▶ _HOW TO COMPLETE THIS TASK_
Which lines run from the one containing "Use gradient descent to minimize J(u)" to the end of the records? Write them out exactly, both ends included, and nothing else.

Collected data
*-*-*

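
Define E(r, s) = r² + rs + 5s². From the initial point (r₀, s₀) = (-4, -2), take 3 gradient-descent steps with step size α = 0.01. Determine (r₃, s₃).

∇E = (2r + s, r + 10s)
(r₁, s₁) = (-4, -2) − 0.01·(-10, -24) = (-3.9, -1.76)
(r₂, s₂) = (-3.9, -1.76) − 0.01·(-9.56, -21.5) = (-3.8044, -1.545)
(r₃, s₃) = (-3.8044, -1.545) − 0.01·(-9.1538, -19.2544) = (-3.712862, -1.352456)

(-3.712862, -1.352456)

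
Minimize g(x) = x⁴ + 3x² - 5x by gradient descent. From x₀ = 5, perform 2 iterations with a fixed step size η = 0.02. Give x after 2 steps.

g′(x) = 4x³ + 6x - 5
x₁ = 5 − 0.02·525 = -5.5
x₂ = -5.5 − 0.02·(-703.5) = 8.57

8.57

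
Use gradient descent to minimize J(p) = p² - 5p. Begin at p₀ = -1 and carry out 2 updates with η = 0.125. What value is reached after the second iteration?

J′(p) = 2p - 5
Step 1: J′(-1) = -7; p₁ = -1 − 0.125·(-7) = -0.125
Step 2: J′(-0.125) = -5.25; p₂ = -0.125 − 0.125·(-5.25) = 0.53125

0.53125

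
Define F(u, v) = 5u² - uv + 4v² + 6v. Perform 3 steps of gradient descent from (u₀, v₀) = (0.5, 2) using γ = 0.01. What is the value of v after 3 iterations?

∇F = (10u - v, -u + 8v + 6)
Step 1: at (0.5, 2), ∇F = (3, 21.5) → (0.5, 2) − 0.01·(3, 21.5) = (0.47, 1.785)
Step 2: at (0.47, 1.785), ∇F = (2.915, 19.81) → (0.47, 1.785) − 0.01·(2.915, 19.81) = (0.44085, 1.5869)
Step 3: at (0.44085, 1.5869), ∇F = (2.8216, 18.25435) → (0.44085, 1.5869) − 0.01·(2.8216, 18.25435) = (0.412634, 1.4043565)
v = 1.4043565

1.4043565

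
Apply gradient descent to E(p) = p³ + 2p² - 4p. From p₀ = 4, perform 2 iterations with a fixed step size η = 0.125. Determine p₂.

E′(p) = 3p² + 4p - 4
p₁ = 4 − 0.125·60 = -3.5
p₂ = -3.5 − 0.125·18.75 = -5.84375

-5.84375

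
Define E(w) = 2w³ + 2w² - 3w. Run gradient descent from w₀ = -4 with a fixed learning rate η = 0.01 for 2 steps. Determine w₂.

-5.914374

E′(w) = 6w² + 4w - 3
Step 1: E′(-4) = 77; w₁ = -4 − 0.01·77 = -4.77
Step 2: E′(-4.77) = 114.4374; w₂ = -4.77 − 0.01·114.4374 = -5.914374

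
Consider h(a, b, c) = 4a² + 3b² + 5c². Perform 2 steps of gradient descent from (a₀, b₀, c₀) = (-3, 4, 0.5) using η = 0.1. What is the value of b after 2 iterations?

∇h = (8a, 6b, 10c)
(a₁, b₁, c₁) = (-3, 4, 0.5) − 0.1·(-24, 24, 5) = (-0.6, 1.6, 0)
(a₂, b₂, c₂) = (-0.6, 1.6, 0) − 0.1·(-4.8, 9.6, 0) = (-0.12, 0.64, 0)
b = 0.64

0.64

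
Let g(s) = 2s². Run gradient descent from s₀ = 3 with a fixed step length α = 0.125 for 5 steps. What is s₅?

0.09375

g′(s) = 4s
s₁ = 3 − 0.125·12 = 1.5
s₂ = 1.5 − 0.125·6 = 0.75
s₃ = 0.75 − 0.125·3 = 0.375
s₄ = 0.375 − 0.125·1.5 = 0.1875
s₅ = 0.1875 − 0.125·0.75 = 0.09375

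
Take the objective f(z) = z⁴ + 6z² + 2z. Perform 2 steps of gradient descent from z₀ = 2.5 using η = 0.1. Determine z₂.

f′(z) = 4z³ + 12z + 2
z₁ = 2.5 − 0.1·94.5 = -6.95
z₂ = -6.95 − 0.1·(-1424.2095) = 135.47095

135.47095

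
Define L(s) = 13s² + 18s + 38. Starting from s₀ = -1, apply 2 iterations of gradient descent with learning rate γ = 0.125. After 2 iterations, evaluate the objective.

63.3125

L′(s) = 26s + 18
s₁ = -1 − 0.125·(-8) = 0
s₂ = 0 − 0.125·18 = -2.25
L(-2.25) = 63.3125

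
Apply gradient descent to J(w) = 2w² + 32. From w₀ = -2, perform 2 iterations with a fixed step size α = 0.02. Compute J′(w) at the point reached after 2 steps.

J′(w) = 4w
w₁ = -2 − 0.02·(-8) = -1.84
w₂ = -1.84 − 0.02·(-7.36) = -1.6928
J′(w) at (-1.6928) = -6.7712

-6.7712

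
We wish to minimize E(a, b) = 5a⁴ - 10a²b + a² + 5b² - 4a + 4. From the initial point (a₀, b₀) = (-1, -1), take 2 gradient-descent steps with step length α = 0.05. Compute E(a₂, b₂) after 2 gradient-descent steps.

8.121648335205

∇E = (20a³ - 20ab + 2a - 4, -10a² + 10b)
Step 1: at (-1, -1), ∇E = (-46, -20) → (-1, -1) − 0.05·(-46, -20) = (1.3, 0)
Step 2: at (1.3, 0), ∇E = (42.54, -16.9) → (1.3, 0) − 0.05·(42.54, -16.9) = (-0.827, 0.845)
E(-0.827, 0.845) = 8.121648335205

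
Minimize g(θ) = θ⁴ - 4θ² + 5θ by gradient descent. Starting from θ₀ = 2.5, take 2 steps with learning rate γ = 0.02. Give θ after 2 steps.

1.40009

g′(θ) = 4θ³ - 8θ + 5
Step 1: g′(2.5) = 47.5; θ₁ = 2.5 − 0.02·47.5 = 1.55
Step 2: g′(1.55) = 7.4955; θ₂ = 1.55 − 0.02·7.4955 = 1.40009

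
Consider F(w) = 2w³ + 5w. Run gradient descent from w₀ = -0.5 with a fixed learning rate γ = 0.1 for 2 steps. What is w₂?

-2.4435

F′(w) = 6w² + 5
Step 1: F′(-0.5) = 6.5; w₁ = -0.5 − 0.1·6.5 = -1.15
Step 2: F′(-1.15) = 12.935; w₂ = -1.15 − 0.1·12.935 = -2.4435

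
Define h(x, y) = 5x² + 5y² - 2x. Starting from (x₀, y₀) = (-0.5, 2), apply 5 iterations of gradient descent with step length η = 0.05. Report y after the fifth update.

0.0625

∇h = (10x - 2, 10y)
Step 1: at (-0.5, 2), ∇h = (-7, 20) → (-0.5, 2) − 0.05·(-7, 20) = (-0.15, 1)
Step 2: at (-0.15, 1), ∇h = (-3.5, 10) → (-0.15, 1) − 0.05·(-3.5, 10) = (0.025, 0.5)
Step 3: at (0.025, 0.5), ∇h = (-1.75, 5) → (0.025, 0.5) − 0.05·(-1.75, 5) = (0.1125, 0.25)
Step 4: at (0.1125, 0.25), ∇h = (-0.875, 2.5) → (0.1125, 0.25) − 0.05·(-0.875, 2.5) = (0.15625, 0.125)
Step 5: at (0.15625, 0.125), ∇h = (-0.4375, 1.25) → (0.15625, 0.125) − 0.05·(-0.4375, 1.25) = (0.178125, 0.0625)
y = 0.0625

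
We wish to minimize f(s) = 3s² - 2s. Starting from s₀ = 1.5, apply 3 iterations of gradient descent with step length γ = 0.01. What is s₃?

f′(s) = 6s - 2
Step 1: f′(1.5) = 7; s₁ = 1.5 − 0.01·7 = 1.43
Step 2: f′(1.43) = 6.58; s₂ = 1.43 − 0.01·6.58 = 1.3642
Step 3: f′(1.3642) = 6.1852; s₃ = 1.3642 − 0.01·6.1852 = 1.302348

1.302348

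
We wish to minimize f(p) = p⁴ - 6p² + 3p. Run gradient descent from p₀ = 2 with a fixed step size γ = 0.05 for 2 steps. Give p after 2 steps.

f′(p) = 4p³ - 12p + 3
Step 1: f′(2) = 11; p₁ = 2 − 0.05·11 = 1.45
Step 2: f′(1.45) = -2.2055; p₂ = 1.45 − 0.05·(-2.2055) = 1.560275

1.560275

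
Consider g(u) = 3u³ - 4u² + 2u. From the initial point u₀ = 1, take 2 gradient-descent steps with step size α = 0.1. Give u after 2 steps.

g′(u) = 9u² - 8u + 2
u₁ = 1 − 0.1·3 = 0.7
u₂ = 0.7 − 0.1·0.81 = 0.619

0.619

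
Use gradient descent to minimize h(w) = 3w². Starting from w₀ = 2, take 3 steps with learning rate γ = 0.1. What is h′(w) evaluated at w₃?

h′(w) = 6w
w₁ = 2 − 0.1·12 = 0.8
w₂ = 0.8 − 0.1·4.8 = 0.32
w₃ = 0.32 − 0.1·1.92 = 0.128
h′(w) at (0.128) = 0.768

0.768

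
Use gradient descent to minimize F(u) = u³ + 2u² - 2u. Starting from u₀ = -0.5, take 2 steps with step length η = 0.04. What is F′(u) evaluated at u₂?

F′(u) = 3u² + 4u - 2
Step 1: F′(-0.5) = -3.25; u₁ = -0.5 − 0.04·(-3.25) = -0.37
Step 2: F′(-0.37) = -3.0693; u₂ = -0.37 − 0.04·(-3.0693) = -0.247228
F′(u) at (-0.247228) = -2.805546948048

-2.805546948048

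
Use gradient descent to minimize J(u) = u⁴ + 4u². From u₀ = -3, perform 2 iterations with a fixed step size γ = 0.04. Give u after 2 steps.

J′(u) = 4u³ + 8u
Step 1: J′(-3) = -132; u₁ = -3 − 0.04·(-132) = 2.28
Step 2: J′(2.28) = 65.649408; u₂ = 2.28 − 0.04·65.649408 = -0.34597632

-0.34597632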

*-*-*

▶ _RESPONSE FOR THIS EXERCISE_
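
Use gradient descent to minimize J(u) = u⁴ + 4u². From u₀ = -3, perform 2 iterations with a fixed step size γ = 0.04. Give u after 2 steps.

J′(u) = 4u³ + 8u
Step 1: J′(-3) = -132; u₁ = -3 − 0.04·(-132) = 2.28
Step 2: J′(2.28) = 65.649408; u₂ = 2.28 − 0.04·65.649408 = -0.34597632

-0.34597632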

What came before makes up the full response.